TASK TO COMPLETE => Give the data again, word for word.

Stored items:
%%

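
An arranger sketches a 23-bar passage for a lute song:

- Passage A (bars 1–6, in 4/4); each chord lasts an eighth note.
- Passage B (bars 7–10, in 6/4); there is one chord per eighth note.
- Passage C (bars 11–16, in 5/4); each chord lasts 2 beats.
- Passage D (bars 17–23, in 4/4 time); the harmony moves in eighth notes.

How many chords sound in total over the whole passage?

167 chords

A: 6 bars × 4 beats = 24 beats; 0.5 beats/chord → 48 chords.
B: 4 bars × 6 beats = 24 beats; 0.5 beats/chord → 48 chords.
C: 6 bars × 5 beats = 30 beats; 2 beats/chord → 15 chords.
D: 7 bars × 4 beats = 28 beats; 0.5 beats/chord → 56 chords.
Total: 48 + 48 + 15 + 56 = 167.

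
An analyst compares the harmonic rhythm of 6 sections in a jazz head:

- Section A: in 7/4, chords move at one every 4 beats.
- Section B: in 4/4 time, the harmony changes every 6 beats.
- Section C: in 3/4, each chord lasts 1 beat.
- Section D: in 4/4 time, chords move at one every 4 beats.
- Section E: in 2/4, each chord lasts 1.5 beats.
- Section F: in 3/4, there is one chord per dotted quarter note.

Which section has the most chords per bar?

A: each chord is 4 beats in 7/4, so 1.75 per bar.
B: each chord is 6 beats in 4/4, so 2/3 per bar.
C: each chord is 1 beat in 3/4, so 3 per bar.
D: each chord is 4 beats in 4/4, so 1 per bar.
E: each chord is 1.5 beats in 2/4, so 4/3 per bar.
F: each chord is 1.5 beats in 3/4, so 2 per bar.
Fastest is C at 3 chords/bar.

Section C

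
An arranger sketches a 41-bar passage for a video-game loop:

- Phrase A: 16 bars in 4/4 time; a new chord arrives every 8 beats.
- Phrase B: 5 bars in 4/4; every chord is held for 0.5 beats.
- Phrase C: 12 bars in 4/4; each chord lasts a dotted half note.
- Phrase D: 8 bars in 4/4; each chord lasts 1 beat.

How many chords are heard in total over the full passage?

96 chords

A: 16·4 = 64 beats, 64/8 = 8 chords.
B: 5·4 = 20 beats, 20/0.5 = 40 chords.
C: 12·4 = 48 beats, 48/3 = 16 chords.
D: 8·4 = 32 beats, 32/1 = 32 chords.
Total: 8 + 40 + 16 + 32 = 96.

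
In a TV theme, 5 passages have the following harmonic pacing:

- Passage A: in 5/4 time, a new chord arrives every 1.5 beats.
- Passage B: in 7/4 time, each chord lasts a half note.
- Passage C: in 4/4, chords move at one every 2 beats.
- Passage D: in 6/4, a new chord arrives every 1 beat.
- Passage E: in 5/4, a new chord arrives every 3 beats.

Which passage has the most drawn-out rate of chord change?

Passage E

A: 5 beats/bar ÷ 1.5 beats/chord = 10/3 chords/bar.
B: 7 beats/bar ÷ 2 beats/chord = 3.5 chords/bar.
C: 4 beats/bar ÷ 2 beats/chord = 2 chords/bar.
D: 6 beats/bar ÷ 1 beat/chord = 6 chords/bar.
E: 5 beats/bar ÷ 3 beats/chord = 5/3 chords/bar.
Slowest is E at 5/3 chords/bar.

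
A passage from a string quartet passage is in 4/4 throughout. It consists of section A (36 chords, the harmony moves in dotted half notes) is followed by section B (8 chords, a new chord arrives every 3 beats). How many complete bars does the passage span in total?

33 bars

A: 36 × 3 = 108 beats = 27 bars.
B: 8 × 3 = 24 beats = 6 bars.
Total: 27 + 6 = 33 bars.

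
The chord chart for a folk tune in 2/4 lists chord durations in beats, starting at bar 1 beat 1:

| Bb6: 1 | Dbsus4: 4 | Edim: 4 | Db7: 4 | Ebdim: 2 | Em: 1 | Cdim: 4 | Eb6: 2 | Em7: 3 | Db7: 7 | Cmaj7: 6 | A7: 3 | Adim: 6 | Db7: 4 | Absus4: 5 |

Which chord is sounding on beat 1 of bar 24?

Beat 1 of bar 24 is beat (24−1)×2 + 1 = 47 overall.
Running totals: Bb6 ends at 1, Dbsus4 ends at 5, Edim ends at 9, Db7 ends at 13, Ebdim ends at 15, Em ends at 16, Cdim ends at 20, Eb6 ends at 22, Em7 ends at 25, Db7 ends at 32, Cmaj7 ends at 38, A7 ends at 41, Adim ends at 47.
Beat 47 falls within Adim.

Adim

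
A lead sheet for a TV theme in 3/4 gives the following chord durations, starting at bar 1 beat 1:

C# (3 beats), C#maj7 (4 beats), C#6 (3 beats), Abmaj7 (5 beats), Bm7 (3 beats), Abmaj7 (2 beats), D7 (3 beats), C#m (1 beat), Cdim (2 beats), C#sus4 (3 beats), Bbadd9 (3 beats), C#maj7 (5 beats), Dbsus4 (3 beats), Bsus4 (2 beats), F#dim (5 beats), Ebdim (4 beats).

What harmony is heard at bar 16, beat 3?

Ebdim

Beat 3 of bar 16 is beat (16−1)×3 + 3 = 48 overall.
Running totals: C# ends at 3, C#maj7 ends at 7, C#6 ends at 10, Abmaj7 ends at 15, Bm7 ends at 18, Abmaj7 ends at 20, D7 ends at 23, C#m ends at 24, Cdim ends at 26, C#sus4 ends at 29, Bbadd9 ends at 32, C#maj7 ends at 37, Dbsus4 ends at 40, Bsus4 ends at 42, F#dim ends at 47, Ebdim ends at 51.
Beat 48 falls within Ebdim.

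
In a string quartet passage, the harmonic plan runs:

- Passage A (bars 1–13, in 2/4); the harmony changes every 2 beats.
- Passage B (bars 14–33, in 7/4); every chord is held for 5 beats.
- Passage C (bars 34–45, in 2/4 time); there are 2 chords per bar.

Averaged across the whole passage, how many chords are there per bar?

13/9 chords per bar

A: 13 bars of 2 beats is 26 beats; at 2 beats each that's 13 chords.
B: 20 bars of 7 beats is 140 beats; at 5 beats each that's 28 chords.
C: 12 bars of 2 beats is 24 beats; at 1 beat each that's 24 chords.
Overall: 65 chords over 45 bars → 65/45 = 13/9 chords per bar.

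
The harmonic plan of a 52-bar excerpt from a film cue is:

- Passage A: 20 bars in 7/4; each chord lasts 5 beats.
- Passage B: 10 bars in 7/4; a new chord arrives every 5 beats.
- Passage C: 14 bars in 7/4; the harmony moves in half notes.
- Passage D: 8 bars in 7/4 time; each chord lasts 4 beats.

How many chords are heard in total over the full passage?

A: 20 bars × 7 beats = 140 beats; 5 beats/chord → 28 chords.
B: 10 bars × 7 beats = 70 beats; 5 beats/chord → 14 chords.
C: 14 bars × 7 beats = 98 beats; 2 beats/chord → 49 chords.
D: 8 bars × 7 beats = 56 beats; 4 beats/chord → 14 chords.
Total: 28 + 14 + 49 + 14 = 105.

105 chords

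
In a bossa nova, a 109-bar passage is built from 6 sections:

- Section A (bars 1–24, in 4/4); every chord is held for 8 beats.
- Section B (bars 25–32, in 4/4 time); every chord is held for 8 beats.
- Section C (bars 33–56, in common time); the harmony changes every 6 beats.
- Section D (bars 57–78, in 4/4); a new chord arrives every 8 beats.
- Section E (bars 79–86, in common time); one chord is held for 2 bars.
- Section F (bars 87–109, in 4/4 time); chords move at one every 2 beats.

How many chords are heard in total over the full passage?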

%%

OUTPUT FOR THIS EXERCISE =>
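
An arranger sketches a 23-bar passage for a lute song:

- Passage A (bars 1–6, in 4/4); each chord lasts an eighth note.
- Passage B (bars 7–10, in 6/4); there is one chord per eighth note.
- Passage C (bars 11–16, in 5/4); each chord lasts 2 beats.
- Passage D (bars 17–23, in 4/4 time); the harmony moves in eighth notes.

How many chords sound in total over the whole passage?

167 chords

A: 6 bars × 4 beats = 24 beats; 0.5 beats/chord → 48 chords.
B: 4 bars × 6 beats = 24 beats; 0.5 beats/chord → 48 chords.
C: 6 bars × 5 beats = 30 beats; 2 beats/chord → 15 chords.
D: 7 bars × 4 beats = 28 beats; 0.5 beats/chord → 56 chords.
Total: 48 + 48 + 15 + 56 = 167.

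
An analyst compares the harmonic rhythm of 6 sections in a jazz head:

- Section A: in 7/4, chords move at one every 4 beats.
- Section B: in 4/4 time, the harmony changes every 6 beats.
- Section C: in 3/4, each chord lasts 1 beat.
- Section D: in 4/4 time, chords move at one every 4 beats.
- Section E: in 2/4, each chord lasts 1.5 beats.
- Section F: in 3/4, there is one chord per dotted quarter note.

Which section has the most chords per bar?

A: each chord is 4 beats in 7/4, so 1.75 per bar.
B: each chord is 6 beats in 4/4, so 2/3 per bar.
C: each chord is 1 beat in 3/4, so 3 per bar.
D: each chord is 4 beats in 4/4, so 1 per bar.
E: each chord is 1.5 beats in 2/4, so 4/3 per bar.
F: each chord is 1.5 beats in 3/4, so 2 per bar.
Fastest is C at 3 chords/bar.

Section C

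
An arranger sketches a 41-bar passage for a video-game loop:

- Phrase A: 16 bars in 4/4 time; a new chord arrives every 8 beats.
- Phrase B: 5 bars in 4/4; every chord is held for 0.5 beats.
- Phrase C: 12 bars in 4/4; each chord lasts a dotted half note.
- Phrase D: 8 bars in 4/4; each chord lasts 1 beat.

How many chords are heard in total over the full passage?

96 chords

A: 16·4 = 64 beats, 64/8 = 8 chords.
B: 5·4 = 20 beats, 20/0.5 = 40 chords.
C: 12·4 = 48 beats, 48/3 = 16 chords.
D: 8·4 = 32 beats, 32/1 = 32 chords.
Total: 8 + 40 + 16 + 32 = 96.

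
In a TV theme, 5 passages have the following harmonic pacing:

- Passage A: in 5/4 time, a new chord arrives every 1.5 beats.
- Passage B: in 7/4 time, each chord lasts a half note.
- Passage C: in 4/4, chords move at one every 2 beats.
- Passage D: in 6/4, a new chord arrives every 1 beat.
- Passage E: in 5/4, a new chord arrives every 3 beats.

Which passage has the most drawn-out rate of chord change?

Passage E

A: 5 beats/bar ÷ 1.5 beats/chord = 10/3 chords/bar.
B: 7 beats/bar ÷ 2 beats/chord = 3.5 chords/bar.
C: 4 beats/bar ÷ 2 beats/chord = 2 chords/bar.
D: 6 beats/bar ÷ 1 beat/chord = 6 chords/bar.
E: 5 beats/bar ÷ 3 beats/chord = 5/3 chords/bar.
Slowest is E at 5/3 chords/bar.

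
A passage from a string quartet passage is in 4/4 throughout. It consists of section A (36 chords, the harmony moves in dotted half notes) is followed by section B (8 chords, a new chord arrives every 3 beats). How many complete bars does the passage span in total?

33 bars

A: 36 × 3 = 108 beats = 27 bars.
B: 8 × 3 = 24 beats = 6 bars.
Total: 27 + 6 = 33 bars.

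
The chord chart for a folk tune in 2/4 lists chord durations in beats, starting at bar 1 beat 1:

| Bb6: 1 | Dbsus4: 4 | Edim: 4 | Db7: 4 | Ebdim: 2 | Em: 1 | Cdim: 4 | Eb6: 2 | Em7: 3 | Db7: 7 | Cmaj7: 6 | A7: 3 | Adim: 6 | Db7: 4 | Absus4: 5 |

Which chord is sounding on beat 1 of bar 24?

Beat 1 of bar 24 is beat (24−1)×2 + 1 = 47 overall.
Running totals: Bb6 ends at 1, Dbsus4 ends at 5, Edim ends at 9, Db7 ends at 13, Ebdim ends at 15, Em ends at 16, Cdim ends at 20, Eb6 ends at 22, Em7 ends at 25, Db7 ends at 32, Cmaj7 ends at 38, A7 ends at 41, Adim ends at 47.
Beat 47 falls within Adim.

Adim

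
A lead sheet for a TV theme in 3/4 gives the following chord durations, starting at bar 1 beat 1:

C# (3 beats), C#maj7 (4 beats), C#6 (3 beats), Abmaj7 (5 beats), Bm7 (3 beats), Abmaj7 (2 beats), D7 (3 beats), C#m (1 beat), Cdim (2 beats), C#sus4 (3 beats), Bbadd9 (3 beats), C#maj7 (5 beats), Dbsus4 (3 beats), Bsus4 (2 beats), F#dim (5 beats), Ebdim (4 beats).

What harmony is heard at bar 16, beat 3?

Ebdim

Beat 3 of bar 16 is beat (16−1)×3 + 3 = 48 overall.
Running totals: C# ends at 3, C#maj7 ends at 7, C#6 ends at 10, Abmaj7 ends at 15, Bm7 ends at 18, Abmaj7 ends at 20, D7 ends at 23, C#m ends at 24, Cdim ends at 26, C#sus4 ends at 29, Bbadd9 ends at 32, C#maj7 ends at 37, Dbsus4 ends at 40, Bsus4 ends at 42, F#dim ends at 47, Ebdim ends at 51.
Beat 48 falls within Ebdim.

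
In a string quartet passage, the harmonic plan runs:

- Passage A (bars 1–13, in 2/4); the harmony changes every 2 beats.
- Passage B (bars 14–33, in 7/4); every chord is held for 5 beats.
- Passage C (bars 34–45, in 2/4 time); there are 2 chords per bar.

Averaged across the whole passage, how many chords are there per bar?

13/9 chords per bar

A: 13 bars of 2 beats is 26 beats; at 2 beats each that's 13 chords.
B: 20 bars of 7 beats is 140 beats; at 5 beats each that's 28 chords.
C: 12 bars of 2 beats is 24 beats; at 1 beat each that's 24 chords.
Overall: 65 chords over 45 bars → 65/45 = 13/9 chords per bar.

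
The harmonic plan of a 52-bar excerpt from a film cue is:

- Passage A: 20 bars in 7/4; each chord lasts 5 beats.
- Passage B: 10 bars in 7/4; a new chord arrives every 5 beats.
- Passage C: 14 bars in 7/4; the harmony moves in half notes.
- Passage D: 8 bars in 7/4 time; each chord lasts 4 beats.

How many chords are heard in total over the full passage?

A: 20 bars × 7 beats = 140 beats; 5 beats/chord → 28 chords.
B: 10 bars × 7 beats = 70 beats; 5 beats/chord → 14 chords.
C: 14 bars × 7 beats = 98 beats; 2 beats/chord → 49 chords.
D: 8 bars × 7 beats = 56 beats; 4 beats/chord → 14 chords.
Total: 28 + 14 + 49 + 14 = 105.

105 chords

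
In a bossa nova, a 109-bar passage is built from 6 sections:

- Section A (bars 1–24, in 4/4); every chord is held for 8 beats.
- Section B (bars 25–32, in 4/4 time); every chord is held for 8 beats.
- Section C (bars 33–56, in common time); the harmony changes every 6 beats.
- Section D (bars 57–78, in 4/4); a new chord arrives every 8 beats.
- Section E (bars 79–86, in common time); one chord is held for 2 bars.
- Section F (bars 87–109, in 4/4 time); chords move at one every 2 beats.

How many chords are heard in total over the full passage?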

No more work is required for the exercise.